# [Data provided]
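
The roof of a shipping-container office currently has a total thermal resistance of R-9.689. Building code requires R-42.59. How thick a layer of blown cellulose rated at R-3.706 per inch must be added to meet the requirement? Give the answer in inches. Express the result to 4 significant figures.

8.878 in

ΔR = 42.59 − 9.689 = 32.901 ft²·°F·h/BTU
L = ΔR / (R/in) = 32.901/3.706 = 8.8778 in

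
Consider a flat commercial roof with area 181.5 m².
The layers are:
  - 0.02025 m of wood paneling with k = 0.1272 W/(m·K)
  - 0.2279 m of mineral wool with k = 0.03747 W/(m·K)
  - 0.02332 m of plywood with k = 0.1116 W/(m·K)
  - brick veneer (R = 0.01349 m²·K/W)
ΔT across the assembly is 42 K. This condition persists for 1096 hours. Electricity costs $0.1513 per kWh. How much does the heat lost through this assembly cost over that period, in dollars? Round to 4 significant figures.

0.02025/0.1272 = 0.1592
0.2279/0.03747 = 6.0822
0.02332/0.1116 = 0.20896
R_total = 0.1592 + 6.0822 + 0.20896 + 0.01349 = 6.4638 m²·K/W
Q = 181.5 × 42 / 6.4638 = 1179.3 W
E = 1179.3 W × 1096 h / 1000 = 1292.5 kWh
Cost = 1292.5 × 0.1513 = $195.56

195.6 dollars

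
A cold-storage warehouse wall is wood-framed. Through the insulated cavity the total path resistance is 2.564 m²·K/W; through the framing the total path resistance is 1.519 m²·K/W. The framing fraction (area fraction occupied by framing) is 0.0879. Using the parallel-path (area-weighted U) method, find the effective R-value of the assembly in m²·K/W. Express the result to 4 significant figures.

2.418 m²·K/W

U_eff = 0.9121/2.564 + 0.0879/1.519 = 0.35573 + 0.057867 = 0.4136
R_eff = 1/U_eff = 2.4178 m²·K/W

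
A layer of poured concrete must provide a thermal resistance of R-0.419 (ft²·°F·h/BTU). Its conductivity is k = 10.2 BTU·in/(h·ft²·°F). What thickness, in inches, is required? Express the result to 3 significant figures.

4.27 in

L = R × k = 0.419 × 10.2 = 4.274 in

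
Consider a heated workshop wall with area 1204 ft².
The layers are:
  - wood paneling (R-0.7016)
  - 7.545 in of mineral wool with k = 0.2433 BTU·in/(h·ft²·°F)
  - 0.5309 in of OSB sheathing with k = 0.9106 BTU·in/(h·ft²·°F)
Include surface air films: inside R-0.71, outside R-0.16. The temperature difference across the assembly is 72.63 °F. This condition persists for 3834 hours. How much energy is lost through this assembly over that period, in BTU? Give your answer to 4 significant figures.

7.545/0.2433 = 31.011
0.5309/0.9106 = 0.58302
R_total = 0.71 + 0.7016 + 31.011 + 0.58302 + 0.16 = 33.166 ft²·°F·h/BTU
Q = 1204 × 72.63 / 33.166 = 2636.7 BTU/h
E = 2636.7 × 3834 = 10109000 BTU

10110000 BTU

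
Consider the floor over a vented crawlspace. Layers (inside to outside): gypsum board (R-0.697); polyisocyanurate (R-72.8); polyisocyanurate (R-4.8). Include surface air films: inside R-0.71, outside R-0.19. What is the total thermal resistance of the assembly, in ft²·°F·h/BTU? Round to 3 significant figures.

R_total = 0.71 + 0.697 + 72.8 + 4.8 + 0.19 = 79.2 ft²·°F·h/BTU

79.2 ft²·°F·h/BTU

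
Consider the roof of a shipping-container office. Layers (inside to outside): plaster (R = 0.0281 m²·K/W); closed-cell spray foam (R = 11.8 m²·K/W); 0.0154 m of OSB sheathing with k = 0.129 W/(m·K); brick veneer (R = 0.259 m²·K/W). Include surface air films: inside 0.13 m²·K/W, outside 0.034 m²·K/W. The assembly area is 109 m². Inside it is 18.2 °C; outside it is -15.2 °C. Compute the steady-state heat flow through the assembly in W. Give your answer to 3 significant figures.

0.0154/0.129 = 0.1194
R_total = 0.13 + 0.0281 + 11.8 + 0.1194 + 0.259 + 0.034 = 12.37 m²·K/W
Q = A·ΔT/R = 109 × (18.2 − (-15.2)) / 12.37 = 294.3 W

294 W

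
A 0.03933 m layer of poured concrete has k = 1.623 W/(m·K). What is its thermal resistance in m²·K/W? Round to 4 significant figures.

0.02423 m²·K/W

R = L/k = 0.03933/1.623 = 0.024233 m²·K/W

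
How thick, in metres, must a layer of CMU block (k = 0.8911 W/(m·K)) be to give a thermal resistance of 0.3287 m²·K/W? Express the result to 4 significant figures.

L = R·k = 0.3287 × 0.8911 = 0.2929 m

0.2929 m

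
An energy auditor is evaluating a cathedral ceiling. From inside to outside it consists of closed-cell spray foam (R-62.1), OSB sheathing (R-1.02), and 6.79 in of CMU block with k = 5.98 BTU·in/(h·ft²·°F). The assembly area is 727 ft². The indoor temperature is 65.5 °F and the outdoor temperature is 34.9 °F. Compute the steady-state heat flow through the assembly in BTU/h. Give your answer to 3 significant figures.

346 BTU/h

6.79/5.98 = 1.135
R_total = 62.1 + 1.02 + 1.135 = 64.26 ft²·°F·h/BTU
Q = A·ΔT/R = 727 × (65.5 − 34.9) / 64.26 = 346.2 BTU/h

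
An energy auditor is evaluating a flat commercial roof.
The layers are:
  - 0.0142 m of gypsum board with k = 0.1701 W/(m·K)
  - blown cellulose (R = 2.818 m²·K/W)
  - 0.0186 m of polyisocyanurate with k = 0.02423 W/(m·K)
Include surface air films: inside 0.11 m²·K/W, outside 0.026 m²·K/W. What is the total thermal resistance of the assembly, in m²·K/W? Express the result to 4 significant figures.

0.0142/0.1701 = 0.08348
0.0186/0.02423 = 0.76764
R_total = 0.11 + 0.08348 + 2.818 + 0.76764 + 0.026 = 3.8051 m²·K/W

3.805 m²·K/W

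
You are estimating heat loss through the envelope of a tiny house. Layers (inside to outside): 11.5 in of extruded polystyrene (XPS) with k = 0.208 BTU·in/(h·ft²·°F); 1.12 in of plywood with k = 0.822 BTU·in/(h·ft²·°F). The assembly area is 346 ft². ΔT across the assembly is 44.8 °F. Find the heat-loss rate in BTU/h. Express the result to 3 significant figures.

11.5/0.208 = 55.29
1.12/0.822 = 1.363
R_total = 55.29 + 1.363 = 56.65 ft²·°F·h/BTU
Q = A·ΔT/R = 346 × 44.8 / 56.65 = 273.6 BTU/h

274 BTU/h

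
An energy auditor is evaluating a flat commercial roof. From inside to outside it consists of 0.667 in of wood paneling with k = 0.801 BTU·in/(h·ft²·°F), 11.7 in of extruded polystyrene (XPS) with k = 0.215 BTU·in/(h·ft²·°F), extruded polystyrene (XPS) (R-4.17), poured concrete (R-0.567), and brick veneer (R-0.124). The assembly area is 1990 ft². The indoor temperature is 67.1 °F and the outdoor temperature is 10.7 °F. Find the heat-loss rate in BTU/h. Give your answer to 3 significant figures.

0.667/0.801 = 0.8327
11.7/0.215 = 54.42
R_total = 0.8327 + 54.42 + 4.17 + 0.567 + 0.124 = 60.11 ft²·°F·h/BTU
Q = A·ΔT/R = 1990 × (67.1 − 10.7) / 60.11 = 1867 BTU/h

1870 BTU/h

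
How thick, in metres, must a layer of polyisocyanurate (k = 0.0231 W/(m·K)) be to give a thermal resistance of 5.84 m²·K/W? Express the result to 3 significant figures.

0.135 m

L = R·k = 5.84 × 0.0231 = 0.1349 m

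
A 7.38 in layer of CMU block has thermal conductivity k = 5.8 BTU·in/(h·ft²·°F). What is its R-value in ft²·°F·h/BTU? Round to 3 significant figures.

1.27 ft²·°F·h/BTU

R = L/k = 7.38/5.8 = 1.272 ft²·°F·h/BTU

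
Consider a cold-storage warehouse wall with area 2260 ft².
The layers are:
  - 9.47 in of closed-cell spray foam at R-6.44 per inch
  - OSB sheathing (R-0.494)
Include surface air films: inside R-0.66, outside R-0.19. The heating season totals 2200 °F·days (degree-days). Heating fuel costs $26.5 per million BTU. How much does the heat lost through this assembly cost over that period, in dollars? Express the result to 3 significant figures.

50.7 dollars

9.47 × 6.44 = 60.99
R_total = 0.66 + 60.99 + 0.494 + 0.19 = 62.33 ft²·°F·h/BTU
E = A × HDD × 24 / R = 2260 × 2200 × 24 / 62.33 = 1914000 BTU
Cost = 1914000/10⁶ × 26.5 = $50.73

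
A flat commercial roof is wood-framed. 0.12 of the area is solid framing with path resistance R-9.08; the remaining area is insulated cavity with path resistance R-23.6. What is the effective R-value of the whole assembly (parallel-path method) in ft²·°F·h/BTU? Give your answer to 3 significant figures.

U_eff = 0.88/23.6 + 0.12/9.08 = 0.03729 + 0.01322 = 0.0505
R_eff = 1/U_eff = 19.8 ft²·°F·h/BTU

19.8 ft²·°F·h/BTU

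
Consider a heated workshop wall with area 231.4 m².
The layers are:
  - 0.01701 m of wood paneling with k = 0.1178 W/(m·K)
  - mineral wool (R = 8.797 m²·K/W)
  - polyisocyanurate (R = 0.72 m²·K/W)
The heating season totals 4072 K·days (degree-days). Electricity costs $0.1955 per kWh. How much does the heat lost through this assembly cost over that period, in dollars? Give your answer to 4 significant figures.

457.6 dollars

0.01701/0.1178 = 0.1444
R_total = 0.1444 + 8.797 + 0.72 = 9.6614 m²·K/W
E = A × HDD × 24 / R / 1000 = 231.4 × 4072 × 24 / 9.6614 / 1000 = 2340.7 kWh
Cost = 2340.7 × 0.1955 = $457.6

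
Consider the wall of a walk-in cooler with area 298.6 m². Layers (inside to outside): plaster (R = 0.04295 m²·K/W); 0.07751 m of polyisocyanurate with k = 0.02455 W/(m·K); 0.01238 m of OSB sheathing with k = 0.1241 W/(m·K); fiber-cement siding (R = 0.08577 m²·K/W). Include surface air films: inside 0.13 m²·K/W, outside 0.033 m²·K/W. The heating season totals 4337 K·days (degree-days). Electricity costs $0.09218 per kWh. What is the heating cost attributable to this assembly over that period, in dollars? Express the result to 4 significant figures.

0.07751/0.02455 = 3.1572
0.01238/0.1241 = 0.099758
R_total = 0.13 + 0.04295 + 3.1572 + 0.099758 + 0.08577 + 0.033 = 3.5487 m²·K/W
E = A × HDD × 24 / R / 1000 = 298.6 × 4337 × 24 / 3.5487 / 1000 = 8758.3 kWh
Cost = 8758.3 × 0.09218 = $807.34

807.3 dollars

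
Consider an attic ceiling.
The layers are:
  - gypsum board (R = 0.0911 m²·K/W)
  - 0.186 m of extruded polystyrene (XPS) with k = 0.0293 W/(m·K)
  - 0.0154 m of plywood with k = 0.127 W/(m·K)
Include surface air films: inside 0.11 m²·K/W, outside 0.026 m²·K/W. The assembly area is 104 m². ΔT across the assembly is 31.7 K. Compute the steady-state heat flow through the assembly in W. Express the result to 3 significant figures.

492 W

0.186/0.0293 = 6.348
0.0154/0.127 = 0.1213
R_total = 0.11 + 0.0911 + 6.348 + 0.1213 + 0.026 = 6.696 m²·K/W
Q = A·ΔT/R = 104 × 31.7 / 6.696 = 492.3 W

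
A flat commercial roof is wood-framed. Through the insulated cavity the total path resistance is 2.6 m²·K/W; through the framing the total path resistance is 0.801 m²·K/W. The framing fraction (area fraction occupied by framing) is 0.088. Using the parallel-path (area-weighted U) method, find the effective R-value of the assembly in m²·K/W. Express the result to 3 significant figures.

U_eff = 0.912/2.6 + 0.088/0.801 = 0.3508 + 0.1099 = 0.4606
R_eff = 1/U_eff = 2.171 m²·K/W

2.17 m²·K/W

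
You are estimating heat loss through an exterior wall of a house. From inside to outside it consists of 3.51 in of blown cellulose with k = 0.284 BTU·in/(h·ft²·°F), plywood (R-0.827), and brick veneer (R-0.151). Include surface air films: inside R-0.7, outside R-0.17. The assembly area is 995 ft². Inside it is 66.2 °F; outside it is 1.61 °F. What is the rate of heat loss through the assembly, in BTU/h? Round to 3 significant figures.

3.51/0.284 = 12.36
R_total = 0.7 + 12.36 + 0.827 + 0.151 + 0.17 = 14.21 ft²·°F·h/BTU
Q = A·ΔT/R = 995 × (66.2 − 1.61) / 14.21 = 4524 BTU/h

4520 BTU/h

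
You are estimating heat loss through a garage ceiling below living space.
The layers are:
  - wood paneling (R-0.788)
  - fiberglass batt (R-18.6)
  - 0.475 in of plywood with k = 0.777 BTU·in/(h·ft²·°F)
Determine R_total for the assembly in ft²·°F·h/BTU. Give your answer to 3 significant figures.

0.475/0.777 = 0.6113
R_total = 0.788 + 18.6 + 0.6113 = 20 ft²·°F·h/BTU

20.0 ft²·°F·h/BTU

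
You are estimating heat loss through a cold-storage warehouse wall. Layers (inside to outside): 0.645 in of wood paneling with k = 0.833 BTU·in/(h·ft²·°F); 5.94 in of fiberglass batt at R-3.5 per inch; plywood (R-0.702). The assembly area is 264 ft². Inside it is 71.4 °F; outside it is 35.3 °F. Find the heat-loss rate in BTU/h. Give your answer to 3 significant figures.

428 BTU/h

0.645/0.833 = 0.7743
5.94 × 3.5 = 20.79
R_total = 0.7743 + 20.79 + 0.702 = 22.27 ft²·°F·h/BTU
Q = A·ΔT/R = 264 × (71.4 − 35.3) / 22.27 = 428 BTU/h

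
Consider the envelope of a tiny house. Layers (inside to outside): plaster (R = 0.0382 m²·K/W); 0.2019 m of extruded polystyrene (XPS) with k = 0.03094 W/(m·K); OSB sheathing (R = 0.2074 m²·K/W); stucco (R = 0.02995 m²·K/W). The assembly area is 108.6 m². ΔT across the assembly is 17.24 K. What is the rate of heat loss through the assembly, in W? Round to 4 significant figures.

0.2019/0.03094 = 6.5255
R_total = 0.0382 + 6.5255 + 0.2074 + 0.02995 = 6.8011 m²·K/W
Q = A·ΔT/R = 108.6 × 17.24 / 6.8011 = 275.29 W

275.3 W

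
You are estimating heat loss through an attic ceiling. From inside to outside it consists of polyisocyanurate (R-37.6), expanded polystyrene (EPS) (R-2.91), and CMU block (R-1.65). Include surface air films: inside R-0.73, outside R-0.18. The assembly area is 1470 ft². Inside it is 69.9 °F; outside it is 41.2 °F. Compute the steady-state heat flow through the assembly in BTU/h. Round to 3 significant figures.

R_total = 0.73 + 37.6 + 2.91 + 1.65 + 0.18 = 43.07 ft²·°F·h/BTU
Q = A·ΔT/R = 1470 × (69.9 − 41.2) / 43.07 = 979.5 BTU/h

980 BTU/h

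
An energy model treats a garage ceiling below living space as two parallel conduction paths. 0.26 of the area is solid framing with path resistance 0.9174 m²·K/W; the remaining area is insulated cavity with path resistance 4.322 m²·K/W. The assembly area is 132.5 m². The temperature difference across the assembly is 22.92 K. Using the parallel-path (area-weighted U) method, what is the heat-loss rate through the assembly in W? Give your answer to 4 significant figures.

1381 W

U_eff = 0.74/4.322 + 0.26/0.9174 = 0.17122 + 0.28341 = 0.45463
R_eff = 1/U_eff = 2.1996 m²·K/W
Q = 132.5 × 22.92 / 2.1996 = 1380.7 W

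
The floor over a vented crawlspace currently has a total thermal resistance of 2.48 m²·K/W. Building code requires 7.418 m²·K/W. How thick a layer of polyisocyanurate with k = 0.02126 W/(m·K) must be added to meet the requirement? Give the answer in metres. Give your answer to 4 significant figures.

ΔR = 7.418 − 2.48 = 4.938 m²·K/W
L = ΔR × k = 4.938 × 0.02126 = 0.10498 m

0.1050 m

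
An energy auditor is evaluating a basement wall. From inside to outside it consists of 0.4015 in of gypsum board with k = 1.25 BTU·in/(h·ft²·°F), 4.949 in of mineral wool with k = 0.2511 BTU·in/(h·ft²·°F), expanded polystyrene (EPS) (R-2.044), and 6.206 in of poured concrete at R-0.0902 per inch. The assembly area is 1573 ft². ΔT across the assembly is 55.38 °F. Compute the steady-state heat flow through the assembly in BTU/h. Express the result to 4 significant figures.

0.4015/1.25 = 0.3212
4.949/0.2511 = 19.709
6.206 × 0.0902 = 0.55978
R_total = 0.3212 + 19.709 + 2.044 + 0.55978 = 22.634 ft²·°F·h/BTU
Q = A·ΔT/R = 1573 × 55.38 / 22.634 = 3848.7 BTU/h

3849 BTU/h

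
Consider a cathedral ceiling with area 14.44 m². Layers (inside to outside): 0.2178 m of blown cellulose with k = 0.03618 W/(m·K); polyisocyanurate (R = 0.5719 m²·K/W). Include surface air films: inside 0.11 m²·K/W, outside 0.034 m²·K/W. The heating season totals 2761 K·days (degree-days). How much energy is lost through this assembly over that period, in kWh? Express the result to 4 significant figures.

0.2178/0.03618 = 6.0199
R_total = 0.11 + 6.0199 + 0.5719 + 0.034 = 6.7358 m²·K/W
E = A × HDD × 24 / R / 1000 = 14.44 × 2761 × 24 / 6.7358 / 1000 = 142.05 kWh

142.1 kWh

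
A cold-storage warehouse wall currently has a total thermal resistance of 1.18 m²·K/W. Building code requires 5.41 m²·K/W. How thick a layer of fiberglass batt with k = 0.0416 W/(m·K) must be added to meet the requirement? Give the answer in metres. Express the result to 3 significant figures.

0.176 m

ΔR = 5.41 − 1.18 = 4.23 m²·K/W
L = ΔR × k = 4.23 × 0.0416 = 0.176 m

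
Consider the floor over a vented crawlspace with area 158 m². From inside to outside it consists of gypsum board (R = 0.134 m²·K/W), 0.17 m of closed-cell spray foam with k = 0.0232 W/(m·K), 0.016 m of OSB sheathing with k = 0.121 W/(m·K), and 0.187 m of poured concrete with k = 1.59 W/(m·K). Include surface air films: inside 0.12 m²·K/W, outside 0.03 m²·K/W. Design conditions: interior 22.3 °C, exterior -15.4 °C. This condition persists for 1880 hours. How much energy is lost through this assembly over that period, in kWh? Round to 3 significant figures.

0.17/0.0232 = 7.328
0.016/0.121 = 0.1322
0.187/1.59 = 0.1176
R_total = 0.12 + 0.134 + 7.328 + 0.1322 + 0.1176 + 0.03 = 7.861 m²·K/W
Q = 158 × (22.3 − (-15.4)) / 7.861 = 757.7 W
E = 757.7 W × 1880 h / 1000 = 1424 kWh

1420 kWh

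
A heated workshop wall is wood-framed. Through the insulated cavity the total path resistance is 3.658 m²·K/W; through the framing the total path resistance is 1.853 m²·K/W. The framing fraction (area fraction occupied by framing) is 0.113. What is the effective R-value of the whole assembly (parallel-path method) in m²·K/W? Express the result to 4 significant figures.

U_eff = 0.887/3.658 + 0.113/1.853 = 0.24248 + 0.060982 = 0.30346
R_eff = 1/U_eff = 3.2953 m²·K/W

3.295 m²·K/W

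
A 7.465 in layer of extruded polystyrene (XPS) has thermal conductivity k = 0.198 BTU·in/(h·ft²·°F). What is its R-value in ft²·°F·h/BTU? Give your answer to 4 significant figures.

R = L/k = 7.465/0.198 = 37.702 ft²·°F·h/BTU

37.70 ft²·°F·h/BTU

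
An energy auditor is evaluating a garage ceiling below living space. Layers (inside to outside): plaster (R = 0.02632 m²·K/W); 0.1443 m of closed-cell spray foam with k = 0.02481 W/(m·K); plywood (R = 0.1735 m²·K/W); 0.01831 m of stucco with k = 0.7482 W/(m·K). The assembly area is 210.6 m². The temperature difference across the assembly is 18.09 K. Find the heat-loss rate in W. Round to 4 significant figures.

0.1443/0.02481 = 5.8162
0.01831/0.7482 = 0.024472
R_total = 0.02632 + 5.8162 + 0.1735 + 0.024472 = 6.0405 m²·K/W
Q = A·ΔT/R = 210.6 × 18.09 / 6.0405 = 630.7 W

630.7 W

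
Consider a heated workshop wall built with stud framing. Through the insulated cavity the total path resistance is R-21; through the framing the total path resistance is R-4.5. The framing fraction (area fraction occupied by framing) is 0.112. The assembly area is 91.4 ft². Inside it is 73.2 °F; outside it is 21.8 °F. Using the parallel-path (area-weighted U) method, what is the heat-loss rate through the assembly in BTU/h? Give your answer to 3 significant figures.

316 BTU/h

U_eff = 0.888/21 + 0.112/4.5 = 0.04229 + 0.02489 = 0.06717
R_eff = 1/U_eff = 14.89 ft²·°F·h/BTU
Q = 91.4 × (73.2 − 21.8) / 14.89 = 315.6 BTU/h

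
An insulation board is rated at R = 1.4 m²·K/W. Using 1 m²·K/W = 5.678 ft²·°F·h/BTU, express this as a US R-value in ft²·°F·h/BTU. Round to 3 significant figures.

7.95 ft²·°F·h/BTU

R_US = 1.4 × 5.678 = 7.949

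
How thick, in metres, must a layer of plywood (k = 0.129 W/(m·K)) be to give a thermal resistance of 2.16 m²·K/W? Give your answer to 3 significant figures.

L = R·k = 2.16 × 0.129 = 0.2786 m

0.279 m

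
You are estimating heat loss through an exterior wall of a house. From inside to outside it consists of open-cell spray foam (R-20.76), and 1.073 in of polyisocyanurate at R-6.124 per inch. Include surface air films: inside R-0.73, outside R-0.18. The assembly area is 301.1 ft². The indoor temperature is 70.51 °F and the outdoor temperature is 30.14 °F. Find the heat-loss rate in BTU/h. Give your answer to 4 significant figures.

430.4 BTU/h

1.073 × 6.124 = 6.5711
R_total = 0.73 + 20.76 + 6.5711 + 0.18 = 28.241 ft²·°F·h/BTU
Q = A·ΔT/R = 301.1 × (70.51 − 30.14) / 28.241 = 430.42 BTU/h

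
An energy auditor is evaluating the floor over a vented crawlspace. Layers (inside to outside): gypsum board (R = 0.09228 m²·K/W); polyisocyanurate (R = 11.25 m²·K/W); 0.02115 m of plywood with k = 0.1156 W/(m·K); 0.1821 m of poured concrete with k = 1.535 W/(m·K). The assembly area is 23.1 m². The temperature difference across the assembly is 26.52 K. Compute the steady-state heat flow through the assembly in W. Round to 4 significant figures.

52.61 W

0.02115/0.1156 = 0.18296
0.1821/1.535 = 0.11863
R_total = 0.09228 + 11.25 + 0.18296 + 0.11863 = 11.644 m²·K/W
Q = A·ΔT/R = 23.1 × 26.52 / 11.644 = 52.612 W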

# [Exercise objective]
Working from the records above, write out verbatim only the lines from the line containing "- 0.02025 m" through the line containing "- brick veneer (R = 0.01349 m²·K/W)".

# [Finished exercise]
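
  - 0.02025 m of wood paneling with k = 0.1272 W/(m·K)
  - 0.2279 m of mineral wool with k = 0.03747 W/(m·K)
  - 0.02332 m of plywood with k = 0.1116 W/(m·K)
  - brick veneer (R = 0.01349 m²·K/W)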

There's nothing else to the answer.